### [Work instructions]
Tally the lines below containing the word "moves" and give that total alone.

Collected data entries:
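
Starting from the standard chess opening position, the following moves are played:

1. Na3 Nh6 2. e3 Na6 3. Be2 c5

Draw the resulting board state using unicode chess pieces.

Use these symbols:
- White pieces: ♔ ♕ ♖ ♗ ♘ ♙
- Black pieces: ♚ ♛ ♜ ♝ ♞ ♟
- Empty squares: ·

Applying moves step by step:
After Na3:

♜ ♞ ♝ ♛ ♚ ♝ ♞ ♜
♟ ♟ ♟ ♟ ♟ ♟ ♟ ♟
· · · · · · · ·
· · · · · · · ·
· · · · · · · ·
♘ · · · · · · ·
♙ ♙ ♙ ♙ ♙ ♙ ♙ ♙
♖ · ♗ ♕ ♔ ♗ ♘ ♖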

### [Reply to the exercise]
2